▶ Try it:
Below are some records; output exactly the lines from the line with "Stage 2 is set to threshold -21" to the line with "On a dialogue", both ends kept, and nothing more.

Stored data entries
———

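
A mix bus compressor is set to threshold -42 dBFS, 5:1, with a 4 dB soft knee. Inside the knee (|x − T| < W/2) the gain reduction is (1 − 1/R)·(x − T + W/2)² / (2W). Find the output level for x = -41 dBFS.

-41.9 dBFS

x − T + W/2 = -41 − (-42) + 2 = 3.
GR = (1 − 1/5) × 3² / 8 = 0.8 × 9 / 8 = 0.9 dB.
Output = -41 − 0.9 = -41.9 dBFS.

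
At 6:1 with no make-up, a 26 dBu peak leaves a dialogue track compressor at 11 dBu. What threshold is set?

8 dBu

Let T be the threshold. Output overshoot = (input overshoot)/R, so 11 − T = (26 − T)/6.
6·(11 − T) = 26 − T → 5·T = 66 − 26 = 40.
T = 40/5 = 8 dBu.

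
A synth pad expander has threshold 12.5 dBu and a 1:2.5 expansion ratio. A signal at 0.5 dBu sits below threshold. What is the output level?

Undershoot = 12.5 − 0.5 = 12 dB.
At 1:2.5, that expands to 30 dB under threshold.
Output = 12.5 − 30 = -17.5 dBu.

-17.5 dBu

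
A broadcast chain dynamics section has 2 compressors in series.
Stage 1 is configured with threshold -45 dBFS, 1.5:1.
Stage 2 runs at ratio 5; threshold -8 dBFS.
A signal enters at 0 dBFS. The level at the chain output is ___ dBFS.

Stage 1: 45 dB above -45 dBFS, reduced 1.5:1 to 30 dB above → -15 dBFS.
Stage 2: -15 dBFS ≤ -8 dBFS, so stage 2 doesn't engage; output -15 dBFS.

-15 dBFS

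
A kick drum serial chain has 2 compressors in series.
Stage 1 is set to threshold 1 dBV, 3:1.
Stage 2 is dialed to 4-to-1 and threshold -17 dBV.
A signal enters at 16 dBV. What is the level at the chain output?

Stage 1: 15 dB above 1 dBV, reduced 3:1 to 5 dB above → 6 dBV.
Stage 2: 6 dBV is 23 dB over -17 dBV; at 4:1 that becomes 5.75 dB over, giving -11.25 dBV.

-11.25 dBV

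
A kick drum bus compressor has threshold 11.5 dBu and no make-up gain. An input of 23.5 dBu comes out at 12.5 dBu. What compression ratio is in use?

12:1

Input overshoot = 23.5 − 11.5 = 12 dB; output overshoot = 12.5 − 11.5 = 1 dB.
Ratio = 12 / 1 = 12.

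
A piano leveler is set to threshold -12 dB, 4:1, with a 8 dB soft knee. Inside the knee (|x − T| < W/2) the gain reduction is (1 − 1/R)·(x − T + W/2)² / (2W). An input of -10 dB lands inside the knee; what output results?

x − T + W/2 = -10 − (-12) + 4 = 6.
GR = (1 − 1/4) × 6² / 16 = 0.75 × 36 / 16 = 1.6875 dB.
Output = -10 − 1.6875 = -11.6875 dB.

-11.6875 dB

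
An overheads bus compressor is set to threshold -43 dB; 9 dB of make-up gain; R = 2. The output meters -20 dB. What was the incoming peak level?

-15 dB

Remove make-up: -20 − 9 = -29 dB.
Post-compression overshoot = -29 − (-43) = 14 dB.
Before 2:1 compression the overshoot was 14 × 2 = 28 dB, so input = -43 + 28 = -15 dB.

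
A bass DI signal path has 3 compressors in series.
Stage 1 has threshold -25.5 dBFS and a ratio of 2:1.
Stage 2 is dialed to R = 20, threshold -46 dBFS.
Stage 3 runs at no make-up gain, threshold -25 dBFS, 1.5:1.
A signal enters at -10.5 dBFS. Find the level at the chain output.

-44.6 dBFS

Stage 1: overshoot 15 dB → 15/2 = 7.5 dB → -18 dBFS.
Stage 2: overshoot 28 dB → 28/20 = 1.4 dB → -44.6 dBFS.
Stage 3: -44.6 dBFS is at or below the -25 dBFS threshold — no compression; output -44.6 dBFS.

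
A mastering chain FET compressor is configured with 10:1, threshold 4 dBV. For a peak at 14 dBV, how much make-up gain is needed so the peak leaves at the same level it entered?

The peak compresses to 4 + 10/10 = 5 dBV.
To reach 14 dBV requires 14 − 5 = 9 dB of make-up.

9 dB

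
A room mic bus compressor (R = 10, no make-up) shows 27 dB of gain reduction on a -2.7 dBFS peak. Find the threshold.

Input is 30 dB above T (since output overshoot × R = input overshoot: (-29.7 − T)·10 = -2.7 − T gives T = -32.7 dBFS).
Check: -32.7 + (-2.7 − (-32.7))/10 = -32.7 + 3 = -29.7 dBFS. ✓

-32.7 dBFS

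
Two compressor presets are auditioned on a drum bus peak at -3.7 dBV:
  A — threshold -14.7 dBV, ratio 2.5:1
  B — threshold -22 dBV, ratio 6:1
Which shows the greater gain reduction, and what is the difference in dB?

A: GR = 11 − 11/2.5 = 6.6 dB.
B: GR = 18.3 − 18.3/6 = 15.25 dB.
Difference: 8.65 dB in favour of B.

B, by 8.65 dB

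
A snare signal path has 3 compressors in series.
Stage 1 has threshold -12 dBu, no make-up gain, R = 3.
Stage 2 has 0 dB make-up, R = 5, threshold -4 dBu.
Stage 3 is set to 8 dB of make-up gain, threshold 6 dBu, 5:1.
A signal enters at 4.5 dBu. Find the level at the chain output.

1.5 dBu

Stage 1: overshoot 16.5 dB → 16.5/3 = 5.5 dB → -6.5 dBu.
Stage 2: -6.5 dBu ≤ -4 dBu, so stage 2 doesn't engage; output -6.5 dBu.
Stage 3: -6.5 dBu ≤ 6 dBu, so stage 3 doesn't engage; make-up brings it to 1.5 dBu.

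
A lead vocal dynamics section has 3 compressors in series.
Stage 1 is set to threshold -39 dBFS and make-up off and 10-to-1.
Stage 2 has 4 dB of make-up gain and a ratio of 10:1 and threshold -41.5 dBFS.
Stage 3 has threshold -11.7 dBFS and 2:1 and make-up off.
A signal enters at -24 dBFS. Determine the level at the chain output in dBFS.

Stage 1: -24 dBFS is 15 dB over -39 dBFS; at 10:1 that becomes 1.5 dB over, giving -37.5 dBFS.
Stage 2: overshoot 4 dB → 4/10 = 0.4 dB → -41.1 dBFS; +4 dB make-up → -37.1 dBFS.
Stage 3: -37.1 dBFS is at or below the -11.7 dBFS threshold — no compression; output -37.1 dBFS.

-37.1 dBFS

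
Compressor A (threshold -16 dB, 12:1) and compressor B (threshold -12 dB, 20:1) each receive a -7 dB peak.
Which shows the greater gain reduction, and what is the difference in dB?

A, by 3.5 dB

A: overshoot 9 dB → output overshoot 0.75 dB → GR 8.25 dB.
B: overshoot 5 dB → output overshoot 0.25 dB → GR 4.75 dB.
A reduces 3.5 dB more.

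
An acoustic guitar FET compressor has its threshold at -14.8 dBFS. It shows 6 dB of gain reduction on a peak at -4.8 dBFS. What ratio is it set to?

2.5:1

Input overshoot = -4.8 − (-14.8) = 10 dB.
Output overshoot = 10 − 6 = 4 dB.
Ratio = input overshoot / output overshoot = 10 / 4 = 2.5.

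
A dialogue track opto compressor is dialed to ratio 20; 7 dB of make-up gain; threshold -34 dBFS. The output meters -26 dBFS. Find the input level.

-14 dBFS

Before make-up, the level was -26 − 7 = -33 dBFS.
The compressed level sits -33 − (-34) = 1 dB over threshold.
Input overshoot = R × output overshoot = 20 dB → input = -34 + 20 = -14 dBFS.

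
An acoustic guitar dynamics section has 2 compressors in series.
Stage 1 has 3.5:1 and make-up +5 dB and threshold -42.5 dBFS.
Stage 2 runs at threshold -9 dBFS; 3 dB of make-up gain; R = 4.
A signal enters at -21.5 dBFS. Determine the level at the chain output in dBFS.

-28.5 dBFS

Stage 1: -21.5 dBFS is 21 dB over -42.5 dBFS; at 3.5:1 that becomes 6 dB over, giving -36.5 dBFS; +5 dB make-up → -31.5 dBFS.
Stage 2: -31.5 dBFS ≤ -9 dBFS, so stage 2 doesn't engage; make-up brings it to -28.5 dBFS.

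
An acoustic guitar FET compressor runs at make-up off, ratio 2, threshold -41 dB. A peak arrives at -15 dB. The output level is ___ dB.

-28 dB

-15 dB sits 26 dB over threshold.
At 2:1 the overshoot is divided by 2, leaving 13 dB above threshold.
That puts the output at -28 dB.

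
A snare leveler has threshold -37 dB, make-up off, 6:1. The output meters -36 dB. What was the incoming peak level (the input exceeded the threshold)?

-31 dB

Post-compression overshoot = -36 − (-37) = 1 dB.
Input overshoot = R × output overshoot = 6 dB → input = -37 + 6 = -31 dB.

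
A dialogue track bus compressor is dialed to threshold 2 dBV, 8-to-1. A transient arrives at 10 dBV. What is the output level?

3 dBV

Overshoot: 10 − 2 = 8 dB.
The 8 dB excess becomes 1 dB after 8:1 reduction.
So the level is 2 + 1 = 3 dBV.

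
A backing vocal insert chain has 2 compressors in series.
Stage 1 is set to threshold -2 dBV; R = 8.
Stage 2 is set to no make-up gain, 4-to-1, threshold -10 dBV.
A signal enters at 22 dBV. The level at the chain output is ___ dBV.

Stage 1: 22 dBV is 24 dB over -2 dBV; at 8:1 that becomes 3 dB over, giving 1 dBV.
Stage 2: 1 dBV is 11 dB over -10 dBV; at 4:1 that becomes 2.75 dB over, giving -7.25 dBV.

-7.25 dBV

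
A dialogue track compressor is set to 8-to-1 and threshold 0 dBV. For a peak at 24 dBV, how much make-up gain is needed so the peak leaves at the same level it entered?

21 dB

The peak compresses to 0 + 24/8 = 3 dBV.
To reach 24 dBV requires 24 − 3 = 21 dB of make-up.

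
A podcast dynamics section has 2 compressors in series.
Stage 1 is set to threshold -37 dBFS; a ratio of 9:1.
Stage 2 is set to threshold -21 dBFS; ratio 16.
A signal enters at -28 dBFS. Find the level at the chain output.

Stage 1: overshoot 9 dB → 9/9 = 1 dB → -36 dBFS.
Stage 2: -36 dBFS ≤ -21 dBFS, so stage 2 doesn't engage; output -36 dBFS.

-36 dBFS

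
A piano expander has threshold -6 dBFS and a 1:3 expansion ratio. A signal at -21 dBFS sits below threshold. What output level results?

-51 dBFS

The input is 15 dB below the -6 dBFS threshold.
A 1:3 expander multiplies undershoot by 3: 15 × 3 = 45 dB below threshold.
Output = -6 − 45 = -51 dBFS.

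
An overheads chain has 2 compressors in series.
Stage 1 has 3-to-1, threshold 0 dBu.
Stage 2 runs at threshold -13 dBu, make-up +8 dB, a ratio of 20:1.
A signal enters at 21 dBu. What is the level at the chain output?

-4 dBu

Stage 1: 21 dB above 0 dBu, reduced 3:1 to 7 dB above → 7 dBu.
Stage 2: 7 dBu is 20 dB over -13 dBu; at 20:1 that becomes 1 dB over, giving -12 dBu; +8 dB make-up → -4 dBu.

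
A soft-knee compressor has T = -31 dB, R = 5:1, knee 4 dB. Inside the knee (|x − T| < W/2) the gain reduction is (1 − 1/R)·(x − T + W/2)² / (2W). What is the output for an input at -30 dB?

x − T + W/2 = -30 − (-31) + 2 = 3.
GR = (1 − 1/5) × 3² / 8 = 0.8 × 9 / 8 = 0.9 dB.
Output = -30 − 0.9 = -30.9 dB.

-30.9 dB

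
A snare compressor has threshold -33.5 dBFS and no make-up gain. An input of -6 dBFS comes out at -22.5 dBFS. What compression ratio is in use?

Input overshoot = -6 − (-33.5) = 27.5 dB; output overshoot = -22.5 − (-33.5) = 11 dB.
Ratio = 27.5 / 11 = 2.5.

2.5:1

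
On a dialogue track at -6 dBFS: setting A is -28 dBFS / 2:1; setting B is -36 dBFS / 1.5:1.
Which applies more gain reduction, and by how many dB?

A: GR = 22 − 22/2 = 11 dB.
B: GR = 30 − 30/1.5 = 10 dB.
A reduces 1 dB more.

A, by 1 dB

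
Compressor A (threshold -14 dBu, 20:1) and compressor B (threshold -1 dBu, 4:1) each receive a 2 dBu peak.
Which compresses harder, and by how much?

A, by 12.95 dB

A: GR = 16 − 16/20 = 15.2 dB.
B: GR = 3 − 3/4 = 2.25 dB.
Difference: 12.95 dB in favour of A.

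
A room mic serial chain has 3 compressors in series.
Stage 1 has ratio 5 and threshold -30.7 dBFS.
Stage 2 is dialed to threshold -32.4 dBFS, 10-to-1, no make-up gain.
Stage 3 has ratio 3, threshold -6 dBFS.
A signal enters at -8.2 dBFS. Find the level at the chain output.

Stage 1: overshoot 22.5 dB → 22.5/5 = 4.5 dB → -26.2 dBFS.
Stage 2: overshoot 6.2 dB → 6.2/10 = 0.62 dB → -31.78 dBFS.
Stage 3: -31.78 dBFS is at or below the -6 dBFS threshold — no compression; output -31.78 dBFS.

-31.78 dBFS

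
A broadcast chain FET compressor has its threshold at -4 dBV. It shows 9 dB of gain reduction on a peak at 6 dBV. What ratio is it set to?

10:1

Input overshoot = 6 − (-4) = 10 dB.
Output overshoot = 10 − 9 = 1 dB.
Ratio = input overshoot / output overshoot = 10 / 1 = 10.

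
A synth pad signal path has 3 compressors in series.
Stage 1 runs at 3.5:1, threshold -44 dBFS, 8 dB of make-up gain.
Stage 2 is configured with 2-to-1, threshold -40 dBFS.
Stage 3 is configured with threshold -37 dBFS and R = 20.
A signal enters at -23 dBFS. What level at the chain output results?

-36.9 dBFS

Stage 1: overshoot 21 dB → 21/3.5 = 6 dB → -38 dBFS; +8 dB make-up → -30 dBFS.
Stage 2: 10 dB above -40 dBFS, reduced 2:1 to 5 dB above → -35 dBFS.
Stage 3: 2 dB above -37 dBFS, reduced 20:1 to 0.1 dB above → -36.9 dBFS.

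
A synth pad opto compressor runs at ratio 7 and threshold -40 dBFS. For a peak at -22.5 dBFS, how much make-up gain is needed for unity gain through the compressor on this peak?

15 dB

The peak compresses to -40 + 17.5/7 = -37.5 dBFS.
To reach -22.5 dBFS requires -22.5 − (-37.5) = 15 dB of make-up.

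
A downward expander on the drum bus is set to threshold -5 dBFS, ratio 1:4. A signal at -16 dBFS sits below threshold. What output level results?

Below threshold, a 1:4 expander applies gain = (4−1)×(T − x) of attenuation.
(4−1) × 11 = 33 dB, so output = -16 − 33 = -49 dBFS.

-49 dBFS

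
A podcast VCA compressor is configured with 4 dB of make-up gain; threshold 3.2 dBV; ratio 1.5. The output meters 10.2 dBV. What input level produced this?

7.7 dBV

Stripping the +4 dB make-up gives 6.2 dBV at the gain stage.
That's 3 dB above the 3.2 dBV threshold.
Input overshoot = R × output overshoot = 4.5 dB → input = 3.2 + 4.5 = 7.7 dBV.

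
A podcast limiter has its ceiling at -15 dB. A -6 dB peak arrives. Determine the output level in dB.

At ∞:1, everything above -15 dB is held at the ceiling.

-15 dB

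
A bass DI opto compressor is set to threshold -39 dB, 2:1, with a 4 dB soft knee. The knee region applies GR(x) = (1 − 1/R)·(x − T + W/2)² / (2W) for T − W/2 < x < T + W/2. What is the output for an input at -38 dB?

-38.5625 dB

x − T + W/2 = -38 − (-39) + 2 = 3.
GR = (1 − 1/2) × 3² / 8 = 0.5 × 9 / 8 = 0.5625 dB.
Output = -38 − 0.5625 = -38.5625 dB.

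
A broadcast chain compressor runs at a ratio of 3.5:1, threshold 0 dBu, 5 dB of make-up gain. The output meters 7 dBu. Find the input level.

7 dBu

Stripping the +5 dB make-up gives 2 dBu at the gain stage.
That's 2 dB above the 0 dBu threshold.
Undo the ratio: input overshoot = 2 × 3.5 = 7 dB, giving input = 7 dBu.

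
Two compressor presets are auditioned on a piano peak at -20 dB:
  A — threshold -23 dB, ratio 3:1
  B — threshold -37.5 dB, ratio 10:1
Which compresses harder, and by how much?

A: overshoot 3 dB → output overshoot 1 dB → GR 2 dB.
B: overshoot 17.5 dB → output overshoot 1.75 dB → GR 15.75 dB.
B reduces 13.75 dB more.

B, by 13.75 dB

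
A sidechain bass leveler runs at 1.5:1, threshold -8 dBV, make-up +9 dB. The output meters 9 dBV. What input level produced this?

Remove make-up: 9 − 9 = 0 dBV.
The compressed level sits 0 − (-8) = 8 dB over threshold.
Before 1.5:1 compression the overshoot was 8 × 1.5 = 12 dB, so input = -8 + 12 = 4 dBV.

4 dBV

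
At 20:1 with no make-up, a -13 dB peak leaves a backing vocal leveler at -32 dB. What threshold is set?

Gain reduction = -13 − (-32) = 19 dB; output overshoot = GR / (R − 1) = 19 / 19 = 1 dB.
Threshold = output − output overshoot = -32 − 1 = -33 dB.

-33 dB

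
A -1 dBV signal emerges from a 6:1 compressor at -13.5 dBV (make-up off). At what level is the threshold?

-16 dBV

Let T be the threshold. Output overshoot = (input overshoot)/R, so -13.5 − T = (-1 − T)/6.
6·(-13.5 − T) = -1 − T → 5·T = -81 − (-1) = -80.
T = -80/5 = -16 dBV.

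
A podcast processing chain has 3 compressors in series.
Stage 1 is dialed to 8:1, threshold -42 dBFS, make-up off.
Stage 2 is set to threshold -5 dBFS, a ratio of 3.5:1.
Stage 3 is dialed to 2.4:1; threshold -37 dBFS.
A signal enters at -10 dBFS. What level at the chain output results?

-38 dBFS

Stage 1: -10 dBFS is 32 dB over -42 dBFS; at 8:1 that becomes 4 dB over, giving -38 dBFS.
Stage 2: below threshold (-38 ≤ -5); passes unchanged; output -38 dBFS.
Stage 3: -38 dBFS ≤ -37 dBFS, so stage 3 doesn't engage; output -38 dBFS.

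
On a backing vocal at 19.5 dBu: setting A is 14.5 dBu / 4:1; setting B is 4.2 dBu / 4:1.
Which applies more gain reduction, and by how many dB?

A: GR = 5 − 5/4 = 3.75 dB.
B: GR = 15.3 − 15.3/4 = 11.475 dB.
B reduces 7.725 dB more.

B, by 7.725 dB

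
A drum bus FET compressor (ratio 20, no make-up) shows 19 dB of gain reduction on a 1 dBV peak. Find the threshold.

Gain reduction = 1 − (-18) = 19 dB; output overshoot = GR / (R − 1) = 19 / 19 = 1 dB.
Threshold = output − output overshoot = -18 − 1 = -19 dBV.

-19 dBV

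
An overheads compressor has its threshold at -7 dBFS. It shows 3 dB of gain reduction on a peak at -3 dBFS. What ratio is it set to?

Input overshoot = -3 − (-7) = 4 dB.
Output overshoot = 4 − 3 = 1 dB.
Ratio = input overshoot / output overshoot = 4 / 1 = 4.

4:1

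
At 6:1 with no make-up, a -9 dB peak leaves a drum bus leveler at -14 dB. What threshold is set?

Let T be the threshold. Output overshoot = (input overshoot)/R, so -14 − T = (-9 − T)/6.
6·(-14 − T) = -9 − T → 5·T = -84 − (-9) = -75.
T = -75/5 = -15 dB.

-15 dB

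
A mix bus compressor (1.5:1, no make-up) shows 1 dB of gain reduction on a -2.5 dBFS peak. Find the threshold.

-5.5 dBFS

Gain reduction = -2.5 − (-3.5) = 1 dB; output overshoot = GR / (R − 1) = 1 / 0.5 = 2 dB.
Threshold = output − output overshoot = -3.5 − 2 = -5.5 dBFS.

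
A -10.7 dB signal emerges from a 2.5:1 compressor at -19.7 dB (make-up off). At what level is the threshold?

-25.7 dB

Input is 15 dB above T (since output overshoot × R = input overshoot: (-19.7 − T)·2.5 = -10.7 − T gives T = -25.7 dB).
Check: -25.7 + (-10.7 − (-25.7))/2.5 = -25.7 + 6 = -19.7 dB. ✓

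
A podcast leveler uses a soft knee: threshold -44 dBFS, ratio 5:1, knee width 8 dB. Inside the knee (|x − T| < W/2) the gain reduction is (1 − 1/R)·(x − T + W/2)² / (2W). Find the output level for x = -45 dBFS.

x − T + W/2 = -45 − (-44) + 4 = 3.
GR = (1 − 1/5) × 3² / 16 = 0.8 × 9 / 16 = 0.45 dB.
Output = -45 − 0.45 = -45.45 dBFS.

-45.45 dBFS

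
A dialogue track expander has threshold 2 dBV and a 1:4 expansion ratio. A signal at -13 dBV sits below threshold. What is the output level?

Below threshold, a 1:4 expander applies gain = (4−1)×(T − x) of attenuation.
(4−1) × 15 = 45 dB, so output = -13 − 45 = -58 dBV.

-58 dBV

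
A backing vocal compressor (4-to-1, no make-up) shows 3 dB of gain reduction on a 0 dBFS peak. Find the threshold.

-4 dBFS

Input is 4 dB above T (since output overshoot × R = input overshoot: (-3 − T)·4 = 0 − T gives T = -4 dBFS).
Check: -4 + (0 − (-4))/4 = -4 + 1 = -3 dBFS. ✓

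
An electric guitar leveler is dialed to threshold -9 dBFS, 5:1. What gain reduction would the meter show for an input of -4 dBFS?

4 dB

-4 dBFS exceeds the threshold by 5 dB.
At 5:1, output sits 5/5 = 1 dB above threshold.
GR = overshoot in − overshoot out = 5 − 1 = 4 dB.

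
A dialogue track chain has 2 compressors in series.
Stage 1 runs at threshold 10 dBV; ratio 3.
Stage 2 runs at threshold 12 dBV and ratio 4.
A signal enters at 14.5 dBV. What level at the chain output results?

Stage 1: overshoot 4.5 dB → 4.5/3 = 1.5 dB → 11.5 dBV.
Stage 2: 11.5 dBV is at or below the 12 dBV threshold — no compression; output 11.5 dBV.

11.5 dBV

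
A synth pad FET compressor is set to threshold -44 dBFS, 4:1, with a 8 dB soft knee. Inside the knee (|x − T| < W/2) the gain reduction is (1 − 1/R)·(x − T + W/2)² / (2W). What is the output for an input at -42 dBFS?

-43.6875 dBFS

x − T + W/2 = -42 − (-44) + 4 = 6.
GR = (1 − 1/4) × 6² / 16 = 0.75 × 36 / 16 = 1.6875 dB.
Output = -42 − 1.6875 = -43.6875 dBFS.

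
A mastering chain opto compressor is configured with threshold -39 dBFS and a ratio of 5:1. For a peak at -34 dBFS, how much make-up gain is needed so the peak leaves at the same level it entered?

The peak compresses to -39 + 5/5 = -38 dBFS.
To reach -34 dBFS requires -34 − (-38) = 4 dB of make-up.

4 dB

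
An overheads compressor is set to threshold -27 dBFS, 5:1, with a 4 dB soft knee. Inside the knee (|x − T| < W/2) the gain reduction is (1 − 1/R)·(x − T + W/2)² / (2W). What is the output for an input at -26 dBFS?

x − T + W/2 = -26 − (-27) + 2 = 3.
GR = (1 − 1/5) × 3² / 8 = 0.8 × 9 / 8 = 0.9 dB.
Output = -26 − 0.9 = -26.9 dBFS.

-26.9 dBFS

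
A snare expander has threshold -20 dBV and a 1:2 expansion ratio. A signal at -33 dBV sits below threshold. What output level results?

Undershoot = (-20) − (-33) = 13 dB.
At 1:2, that expands to 26 dB under threshold.
Output = -20 − 26 = -46 dBV.

-46 dBV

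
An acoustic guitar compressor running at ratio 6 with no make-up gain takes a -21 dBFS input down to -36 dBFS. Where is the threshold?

-39 dBFS

Gain reduction = -21 − (-36) = 15 dB; output overshoot = GR / (R − 1) = 15 / 5 = 3 dB.
Threshold = output − output overshoot = -36 − 3 = -39 dBFS.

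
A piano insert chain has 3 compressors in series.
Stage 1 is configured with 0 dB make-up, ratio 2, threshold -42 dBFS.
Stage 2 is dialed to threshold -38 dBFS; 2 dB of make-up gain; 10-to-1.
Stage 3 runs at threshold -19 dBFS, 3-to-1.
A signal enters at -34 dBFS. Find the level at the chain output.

Stage 1: overshoot 8 dB → 8/2 = 4 dB → -38 dBFS.
Stage 2: below threshold (-38 ≤ -38); passes unchanged; make-up brings it to -36 dBFS.
Stage 3: -36 dBFS ≤ -19 dBFS, so stage 3 doesn't engage; output -36 dBFS.

-36 dBFS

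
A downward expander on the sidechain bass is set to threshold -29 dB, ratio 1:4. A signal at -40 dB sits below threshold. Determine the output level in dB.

The input is 11 dB below the -29 dB threshold.
A 1:4 expander multiplies undershoot by 4: 11 × 4 = 44 dB below threshold.
Output = -29 − 44 = -73 dB.

-73 dB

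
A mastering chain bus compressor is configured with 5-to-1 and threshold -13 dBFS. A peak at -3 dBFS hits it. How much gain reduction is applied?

The signal is 10 dB above threshold.
At 5:1, output sits 10/5 = 2 dB above threshold.
Gain reduction = 10 − 2 = 8 dB.

8 dB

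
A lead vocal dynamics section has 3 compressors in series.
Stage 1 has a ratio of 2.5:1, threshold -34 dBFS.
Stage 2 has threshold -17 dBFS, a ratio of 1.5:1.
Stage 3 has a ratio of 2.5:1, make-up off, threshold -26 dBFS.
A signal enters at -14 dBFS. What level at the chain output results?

-26 dBFS

Stage 1: 20 dB above -34 dBFS, reduced 2.5:1 to 8 dB above → -26 dBFS.
Stage 2: -26 dBFS ≤ -17 dBFS, so stage 2 doesn't engage; output -26 dBFS.
Stage 3: below threshold (-26 ≤ -26); passes unchanged; output -26 dBFS.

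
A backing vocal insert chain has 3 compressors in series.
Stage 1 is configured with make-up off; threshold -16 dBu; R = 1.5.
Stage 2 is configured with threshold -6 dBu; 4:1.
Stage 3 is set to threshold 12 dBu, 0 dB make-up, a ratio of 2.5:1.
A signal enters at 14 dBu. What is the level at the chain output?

-3.5 dBu

Stage 1: overshoot 30 dB → 30/1.5 = 20 dB → 4 dBu.
Stage 2: 10 dB above -6 dBu, reduced 4:1 to 2.5 dB above → -3.5 dBu.
Stage 3: -3.5 dBu is at or below the 12 dBu threshold — no compression; output -3.5 dBu.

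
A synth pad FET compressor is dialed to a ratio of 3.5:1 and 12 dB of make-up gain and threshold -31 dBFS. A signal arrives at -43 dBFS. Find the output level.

-31 dBFS

-43 dBFS is 12 dB below the -31 dBFS threshold, so no gain reduction is applied.
Make-up gain adds 12 dB: -43 + 12 = -31 dBFS.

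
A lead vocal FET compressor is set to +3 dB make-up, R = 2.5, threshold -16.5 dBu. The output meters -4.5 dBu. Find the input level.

Before make-up, the level was -4.5 − 3 = -7.5 dBu.
The compressed level sits -7.5 − (-16.5) = 9 dB over threshold.
Before 2.5:1 compression the overshoot was 9 × 2.5 = 22.5 dB, so input = -16.5 + 22.5 = 6 dBu.

6 dBu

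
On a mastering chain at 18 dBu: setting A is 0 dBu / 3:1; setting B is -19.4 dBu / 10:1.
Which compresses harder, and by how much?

B, by 21.66 dB

A: GR = 18 − 18/3 = 12 dB.
B: GR = 37.4 − 37.4/10 = 33.66 dB.
Difference: 21.66 dB in favour of B.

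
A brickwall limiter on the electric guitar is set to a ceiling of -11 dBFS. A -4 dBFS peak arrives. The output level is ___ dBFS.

-11 dBFS

At ∞:1, everything above -11 dBFS is held at the ceiling.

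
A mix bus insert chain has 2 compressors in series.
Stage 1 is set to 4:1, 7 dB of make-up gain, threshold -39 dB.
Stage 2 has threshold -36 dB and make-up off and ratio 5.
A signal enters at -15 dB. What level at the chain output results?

-34 dB

Stage 1: -15 dB is 24 dB over -39 dB; at 4:1 that becomes 6 dB over, giving -33 dB; +7 dB make-up → -26 dB.
Stage 2: overshoot 10 dB → 10/5 = 2 dB → -34 dB.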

———

▶ Task output:
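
Stage 2 is set to threshold -21 dBFS; ratio 16.
A signal enters at -28 dBFS. Find the level at the chain output.

Stage 1: overshoot 9 dB → 9/9 = 1 dB → -36 dBFS.
Stage 2: -36 dBFS ≤ -21 dBFS, so stage 2 doesn't engage; output -36 dBFS.

-36 dBFS

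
A piano expander has threshold -6 dBFS and a 1:3 expansion ratio. A signal at -21 dBFS sits below threshold. What output level results?

-51 dBFS

The input is 15 dB below the -6 dBFS threshold.
A 1:3 expander multiplies undershoot by 3: 15 × 3 = 45 dB below threshold.
Output = -6 − 45 = -51 dBFS.

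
An overheads chain has 2 compressors in series.
Stage 1 has 3-to-1, threshold 0 dBu.
Stage 2 runs at threshold -13 dBu, make-up +8 dB, a ratio of 20:1.
A signal enters at 21 dBu. What is the level at the chain output?

-4 dBu

Stage 1: 21 dB above 0 dBu, reduced 3:1 to 7 dB above → 7 dBu.
Stage 2: 7 dBu is 20 dB over -13 dBu; at 20:1 that becomes 1 dB over, giving -12 dBu; +8 dB make-up → -4 dBu.

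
A soft-knee compressor has T = -31 dB, R = 5:1, knee 4 dB. Inside the knee (|x − T| < W/2) the gain reduction is (1 − 1/R)·(x − T + W/2)² / (2W). What is the output for an input at -30 dB?

x − T + W/2 = -30 − (-31) + 2 = 3.
GR = (1 − 1/5) × 3² / 8 = 0.8 × 9 / 8 = 0.9 dB.
Output = -30 − 0.9 = -30.9 dB.

-30.9 dB

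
A snare compressor has threshold -33.5 dBFS and no make-up gain. An input of -6 dBFS comes out at -22.5 dBFS. What compression ratio is in use?

Input overshoot = -6 − (-33.5) = 27.5 dB; output overshoot = -22.5 − (-33.5) = 11 dB.
Ratio = 27.5 / 11 = 2.5.

2.5:1

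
On a dialogue track at -6 dBFS: setting A is -28 dBFS / 2:1; setting B is -36 dBFS / 1.5:1.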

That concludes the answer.